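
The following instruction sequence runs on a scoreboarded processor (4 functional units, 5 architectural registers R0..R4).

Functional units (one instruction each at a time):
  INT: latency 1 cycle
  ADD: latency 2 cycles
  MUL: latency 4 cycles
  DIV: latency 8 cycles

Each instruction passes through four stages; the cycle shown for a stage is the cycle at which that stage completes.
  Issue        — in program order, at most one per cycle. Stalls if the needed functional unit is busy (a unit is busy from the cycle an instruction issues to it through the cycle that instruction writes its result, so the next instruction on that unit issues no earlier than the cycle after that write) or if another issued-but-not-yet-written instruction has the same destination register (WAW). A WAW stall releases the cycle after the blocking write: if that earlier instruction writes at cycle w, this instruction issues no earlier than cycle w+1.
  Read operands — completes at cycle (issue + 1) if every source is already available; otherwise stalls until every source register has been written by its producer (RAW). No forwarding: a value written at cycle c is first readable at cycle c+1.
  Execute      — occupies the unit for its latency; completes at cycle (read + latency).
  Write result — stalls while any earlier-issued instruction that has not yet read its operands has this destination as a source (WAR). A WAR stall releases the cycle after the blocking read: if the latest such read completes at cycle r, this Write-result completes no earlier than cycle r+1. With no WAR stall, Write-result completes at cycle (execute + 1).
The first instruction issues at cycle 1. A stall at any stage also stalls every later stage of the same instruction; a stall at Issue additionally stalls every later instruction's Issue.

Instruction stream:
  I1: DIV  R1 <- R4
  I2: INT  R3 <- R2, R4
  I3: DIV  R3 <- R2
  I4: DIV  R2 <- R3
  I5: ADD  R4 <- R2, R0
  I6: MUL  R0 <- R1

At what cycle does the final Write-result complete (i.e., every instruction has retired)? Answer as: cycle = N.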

● ● ● ● ● ● ●

#### Activity:
Transcribe the lines from the first line of the records through the line that contains "than cycle w+1.", both included, and add nothing else.

#### Finished task:
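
The following instruction sequence runs on a scoreboarded processor (4 functional units, 5 architectural registers R0..R4).

Functional units (one instruction each at a time):
  INT: latency 1 cycle
  ADD: latency 2 cycles
  MUL: latency 4 cycles
  DIV: latency 8 cycles

Each instruction passes through four stages; the cycle shown for a stage is the cycle at which that stage completes.
  Issue        — in program order, at most one per cycle. Stalls if the needed functional unit is busy (a unit is busy from the cycle an instruction issues to it through the cycle that instruction writes its result, so the next instruction on that unit issues no earlier than the cycle after that write) or if another issued-but-not-yet-written instruction has the same destination register (WAW). A WAW stall releases the cycle after the blocking write: if that earlier instruction writes at cycle w, this instruction issues no earlier than cycle w+1.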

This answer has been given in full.